▶ **Saved data entries**
▬▬▬

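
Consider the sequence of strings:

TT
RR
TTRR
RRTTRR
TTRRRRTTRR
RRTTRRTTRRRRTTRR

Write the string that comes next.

This is a Fibonacci-style word recurrence s(k) = s(k−2)·s(k−1): e.g. TT·RR = TTRR.
So term 7 is TTRRRRTTRR·RRTTRRTTRRRRTTRR.

TTRRRRTTRRRRTTRRTTRRRRTTRR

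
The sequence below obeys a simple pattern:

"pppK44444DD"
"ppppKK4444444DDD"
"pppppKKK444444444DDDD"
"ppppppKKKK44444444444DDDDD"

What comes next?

pppppppKKKKK4444444444444DDDDDD

Term n consists of n+1 p's, followed by n-1 K's, followed by 2n+1 4's, followed by n D's, where the shown terms are n = 2, 3, 4, 5.
At n = 6 the blocks have lengths 7, 5, 13, 6.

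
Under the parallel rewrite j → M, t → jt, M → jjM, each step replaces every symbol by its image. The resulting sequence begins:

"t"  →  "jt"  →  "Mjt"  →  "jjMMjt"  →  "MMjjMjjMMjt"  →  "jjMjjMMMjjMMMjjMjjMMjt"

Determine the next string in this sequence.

MMjjMMMjjMjjMjjMMMjjMjjMjjMMMjjMMMjjMjjMMjt

Applying the rule to each of the 22 symbols of jjMjjMMMjjMMMjjMjjMMjt gives the pieces M M jjM M M jjM jjM jjM M M jjM jjM jjM M M jjM M M jjM jjM M jt, which concatenate to the answer.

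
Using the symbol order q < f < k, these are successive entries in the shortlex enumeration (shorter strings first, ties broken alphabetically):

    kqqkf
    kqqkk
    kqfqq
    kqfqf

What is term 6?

Stepping forward 2 times from kqfqf: kqfqf → kqfqk, then the target.

kqffq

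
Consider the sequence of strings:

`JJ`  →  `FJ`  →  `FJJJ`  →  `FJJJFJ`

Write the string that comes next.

From term 3 onward, concatenate the last term with the second-to-last: FJ·JJ = FJJJ, FJJJ·FJ = FJJJFJ, …
Continuing: FJJJFJ · FJJJ gives term 5.

FJJJFJFJJJ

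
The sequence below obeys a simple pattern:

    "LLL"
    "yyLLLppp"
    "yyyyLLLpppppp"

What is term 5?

yyyyyyyyLLLpppppppppppp

Each term wraps the previous one in yy on the left and ppp on the right.
From yyyyLLLpppppp, 2 further steps: yyyyLLLpppppp → yyyyyyLLLppppppppp → (answer).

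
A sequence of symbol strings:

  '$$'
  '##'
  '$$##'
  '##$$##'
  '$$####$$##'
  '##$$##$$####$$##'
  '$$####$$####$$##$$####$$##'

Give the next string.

##$$##$$####$$##$$####$$####$$##$$####$$##

This is a Fibonacci-style word recurrence s(k) = s(k−2)·s(k−1): e.g. $$·## = $$##.
Continuing: ##$$##$$####$$## · $$####$$####$$##$$####$$## gives term 8.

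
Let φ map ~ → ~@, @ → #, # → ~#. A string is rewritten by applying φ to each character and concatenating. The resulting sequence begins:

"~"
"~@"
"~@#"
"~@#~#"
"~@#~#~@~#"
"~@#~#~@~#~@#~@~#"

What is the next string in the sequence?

Applying the rule to each of the 16 symbols of ~@#~#~@~#~@#~@~# gives the pieces ~@ # ~# ~@ ~# ~@ # ~@ ~# ~@ # ~# ~@ # ~@ ~#, which concatenate to the answer.

~@#~#~@~#~@#~@~#~@#~#~@#~@~#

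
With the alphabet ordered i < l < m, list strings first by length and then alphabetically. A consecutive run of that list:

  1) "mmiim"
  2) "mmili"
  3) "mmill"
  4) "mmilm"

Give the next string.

mmimi

Find the rightmost character of mmilm below m, bump it to the next letter, and reset everything to its right to i.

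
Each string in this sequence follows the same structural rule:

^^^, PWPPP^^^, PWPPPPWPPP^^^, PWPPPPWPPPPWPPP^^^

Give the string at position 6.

PWPPPPWPPPPWPPPPWPPPPWPPP^^^

Each term is the previous one with PWPPP prepended.
From PWPPPPWPPPPWPPP^^^, 2 further steps: PWPPPPWPPPPWPPP^^^ → PWPPPPWPPPPWPPPPWPPP^^^ → (answer).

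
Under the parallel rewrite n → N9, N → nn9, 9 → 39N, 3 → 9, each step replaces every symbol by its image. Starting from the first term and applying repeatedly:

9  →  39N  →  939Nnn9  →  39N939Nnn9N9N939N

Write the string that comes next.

939Nnn939N939Nnn9N9N939Nnn939Nnn939N939Nnn9

Replace each of the 17 characters of 39N939Nnn9N9N939N in place — 9 39N nn9 39N 9 39N nn9 N9 N9 39N nn9 39N nn9 39N 9 39N nn9 — and concatenate.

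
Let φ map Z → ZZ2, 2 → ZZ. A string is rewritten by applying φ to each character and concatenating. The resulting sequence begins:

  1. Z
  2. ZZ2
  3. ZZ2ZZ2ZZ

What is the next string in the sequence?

ZZ2ZZ2ZZZZ2ZZ2ZZZZ2ZZ2

Expanding ZZ2ZZ2ZZ: Z→ZZ2, Z→ZZ2, 2→ZZ, Z→ZZ2, Z→ZZ2, 2→ZZ, Z→ZZ2, Z→ZZ2. Concatenated: ZZ2 ZZ2 ZZ ZZ2 ZZ2 ZZ ZZ2 ZZ2.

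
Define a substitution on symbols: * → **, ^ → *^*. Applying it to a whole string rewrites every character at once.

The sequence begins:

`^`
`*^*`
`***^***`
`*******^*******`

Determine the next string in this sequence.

***************^***************

Replace each of the 15 characters of *******^******* in place — ** ** ** ** ** ** ** *^* ** ** ** ** ** ** ** — and concatenate.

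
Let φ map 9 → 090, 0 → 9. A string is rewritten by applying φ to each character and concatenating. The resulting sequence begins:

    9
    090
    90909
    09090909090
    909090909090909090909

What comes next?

0909090909090909090909090909090909090909090

Applying the rule to each of the 21 symbols of 909090909090909090909 gives the pieces 090 9 090 9 090 9 090 9 090 9 090 9 090 9 090 9 090 9 090 9 090, which concatenate to the answer.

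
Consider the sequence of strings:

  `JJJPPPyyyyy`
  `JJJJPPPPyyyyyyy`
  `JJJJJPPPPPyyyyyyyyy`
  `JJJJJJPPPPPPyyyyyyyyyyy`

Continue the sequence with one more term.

Term n consists of n+1 J's, followed by n+1 P's, followed by 2n+1 y's, where the shown terms are n = 2, 3, 4, 5.
At n = 6 the blocks have lengths 7, 7, 13.

JJJJJJJPPPPPPPyyyyyyyyyyyyy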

▬▬▬

Where a line in the entries holds "alphabetically", copy that line.

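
Using the symbol order q < f < k, these are successive entries in the shortlex enumeration (shorter strings first, ties broken alphabetically):
With the alphabet ordered i < l < m, list strings first by length and then alphabetically. A consecutive run of that list: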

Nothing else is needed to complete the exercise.